───── Records shown

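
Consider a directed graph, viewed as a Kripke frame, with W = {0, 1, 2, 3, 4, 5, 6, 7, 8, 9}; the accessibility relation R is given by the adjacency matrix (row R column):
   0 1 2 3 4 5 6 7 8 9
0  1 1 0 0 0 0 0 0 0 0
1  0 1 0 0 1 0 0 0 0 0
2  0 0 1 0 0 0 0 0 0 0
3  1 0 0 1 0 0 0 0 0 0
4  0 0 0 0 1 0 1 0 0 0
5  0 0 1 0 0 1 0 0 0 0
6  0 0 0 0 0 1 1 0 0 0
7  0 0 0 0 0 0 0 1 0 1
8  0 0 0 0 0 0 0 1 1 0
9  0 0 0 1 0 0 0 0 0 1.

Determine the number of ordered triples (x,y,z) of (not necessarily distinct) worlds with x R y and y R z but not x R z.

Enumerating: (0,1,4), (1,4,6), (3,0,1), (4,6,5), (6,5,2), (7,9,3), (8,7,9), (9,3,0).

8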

──────────
───── Records shown

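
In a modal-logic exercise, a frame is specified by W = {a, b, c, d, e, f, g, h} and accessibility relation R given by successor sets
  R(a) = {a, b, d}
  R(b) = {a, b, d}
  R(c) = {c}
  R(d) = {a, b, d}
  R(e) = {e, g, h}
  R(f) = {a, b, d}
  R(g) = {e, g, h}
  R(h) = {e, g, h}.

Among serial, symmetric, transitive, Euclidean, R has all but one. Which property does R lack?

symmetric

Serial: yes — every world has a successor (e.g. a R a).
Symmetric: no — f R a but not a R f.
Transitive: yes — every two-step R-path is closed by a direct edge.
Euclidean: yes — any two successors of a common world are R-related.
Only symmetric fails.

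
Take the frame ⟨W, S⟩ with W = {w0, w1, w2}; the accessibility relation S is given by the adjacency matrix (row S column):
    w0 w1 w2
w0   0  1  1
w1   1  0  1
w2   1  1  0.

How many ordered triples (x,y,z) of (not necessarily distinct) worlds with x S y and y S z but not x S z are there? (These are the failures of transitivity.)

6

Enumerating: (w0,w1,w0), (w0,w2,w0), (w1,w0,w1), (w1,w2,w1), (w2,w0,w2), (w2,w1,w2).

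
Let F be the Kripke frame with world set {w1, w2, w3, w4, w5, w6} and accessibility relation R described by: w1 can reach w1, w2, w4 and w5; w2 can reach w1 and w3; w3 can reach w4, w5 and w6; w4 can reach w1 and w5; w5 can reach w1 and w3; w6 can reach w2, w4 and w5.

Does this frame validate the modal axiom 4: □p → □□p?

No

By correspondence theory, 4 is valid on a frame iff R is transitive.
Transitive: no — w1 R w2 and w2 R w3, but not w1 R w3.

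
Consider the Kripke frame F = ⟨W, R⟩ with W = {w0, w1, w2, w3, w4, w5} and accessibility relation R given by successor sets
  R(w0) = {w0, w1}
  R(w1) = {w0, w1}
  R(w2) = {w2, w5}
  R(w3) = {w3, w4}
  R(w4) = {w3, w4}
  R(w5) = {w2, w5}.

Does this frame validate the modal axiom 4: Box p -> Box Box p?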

──────────

Task objective
Your response should be made up of the lines in the data that contain the word "matrix".

Answer to the exercise
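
Consider a directed graph, viewed as a Kripke frame, with W = {0, 1, 2, 3, 4, 5, 6, 7, 8, 9}; the accessibility relation R is given by the adjacency matrix (row R column):
Take the frame ⟨W, S⟩ with W = {w0, w1, w2}; the accessibility relation S is given by the adjacency matrix (row S column):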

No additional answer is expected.